== WORK ITEM ==
Below are the lines to check; count those holding the string "with" and give only the number.

== THE RECORDS ==

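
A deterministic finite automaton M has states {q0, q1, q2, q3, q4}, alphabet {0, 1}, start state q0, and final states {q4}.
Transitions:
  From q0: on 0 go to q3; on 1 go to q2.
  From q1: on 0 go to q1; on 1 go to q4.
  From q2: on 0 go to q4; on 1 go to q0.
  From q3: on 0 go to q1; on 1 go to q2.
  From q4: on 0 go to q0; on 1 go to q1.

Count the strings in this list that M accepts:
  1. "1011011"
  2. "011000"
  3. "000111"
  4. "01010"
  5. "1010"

"1011011": rejected
"011000": rejected
"000111": accepted
"01010": rejected
"1010": rejected

1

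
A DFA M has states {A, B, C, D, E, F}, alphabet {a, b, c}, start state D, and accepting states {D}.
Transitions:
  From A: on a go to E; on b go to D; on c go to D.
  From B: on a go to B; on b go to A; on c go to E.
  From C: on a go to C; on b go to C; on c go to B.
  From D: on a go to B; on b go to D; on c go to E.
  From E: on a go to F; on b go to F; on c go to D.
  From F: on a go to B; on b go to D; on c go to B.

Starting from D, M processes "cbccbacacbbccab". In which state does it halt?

D --c--> E
E --b--> F
F --c--> B
B --c--> E
E --b--> F
F --a--> B
B --c--> E
E --a--> F
F --c--> B
B --b--> A
A --b--> D
D --c--> E
E --c--> D
D --a--> B
B --b--> A

A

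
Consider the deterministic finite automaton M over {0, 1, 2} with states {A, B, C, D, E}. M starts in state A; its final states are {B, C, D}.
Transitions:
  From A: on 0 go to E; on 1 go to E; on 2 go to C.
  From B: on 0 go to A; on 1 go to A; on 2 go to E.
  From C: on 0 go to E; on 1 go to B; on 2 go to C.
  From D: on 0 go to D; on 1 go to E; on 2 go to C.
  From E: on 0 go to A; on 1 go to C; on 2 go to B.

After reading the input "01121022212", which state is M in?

A --0--> E
E --1--> C
C --1--> B
B --2--> E
E --1--> C
C --0--> E
E --2--> B
B --2--> E
E --2--> B
B --1--> A
A --2--> C

C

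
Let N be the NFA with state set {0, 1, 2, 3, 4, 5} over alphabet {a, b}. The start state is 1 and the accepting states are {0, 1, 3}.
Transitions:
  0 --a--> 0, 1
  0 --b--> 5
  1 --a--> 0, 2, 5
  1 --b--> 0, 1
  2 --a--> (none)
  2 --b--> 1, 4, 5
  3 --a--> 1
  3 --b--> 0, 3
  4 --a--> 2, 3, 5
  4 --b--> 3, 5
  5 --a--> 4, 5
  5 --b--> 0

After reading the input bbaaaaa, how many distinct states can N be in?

Start: {1}
read b: {0, 1}
read b: {0, 1, 5}
read a: {0, 1, 2, 4, 5}
read a: {0, 1, 2, 3, 4, 5}
read a: {0, 1, 2, 3, 4, 5}
read a: {0, 1, 2, 3, 4, 5}
read a: {0, 1, 2, 3, 4, 5}
Final reachable set {0, 1, 2, 3, 4, 5} has 6 states.

6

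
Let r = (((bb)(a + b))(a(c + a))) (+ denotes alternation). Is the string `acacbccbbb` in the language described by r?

No split of acacbccbbb into u·v has ((bb)(a+b)) matching u and (a(c+a)) matching v.

no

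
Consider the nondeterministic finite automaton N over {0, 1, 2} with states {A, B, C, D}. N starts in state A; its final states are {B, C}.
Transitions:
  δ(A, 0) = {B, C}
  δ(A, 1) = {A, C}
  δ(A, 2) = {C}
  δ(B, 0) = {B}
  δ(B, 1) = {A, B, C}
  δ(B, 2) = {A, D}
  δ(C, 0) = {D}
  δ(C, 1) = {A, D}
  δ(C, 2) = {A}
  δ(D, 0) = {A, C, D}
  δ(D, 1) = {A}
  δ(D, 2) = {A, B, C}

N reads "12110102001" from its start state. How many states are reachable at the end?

Start: {A}
read 1: {A, C}
read 2: {A, C}
read 1: {A, C, D}
read 1: {A, C, D}
read 0: {A, B, C, D}
read 1: {A, B, C, D}
read 0: {A, B, C, D}
read 2: {A, B, C, D}
read 0: {A, B, C, D}
read 0: {A, B, C, D}
read 1: {A, B, C, D}
Final reachable set {A, B, C, D} has 4 states.

4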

== COMPLETED TASK ==
3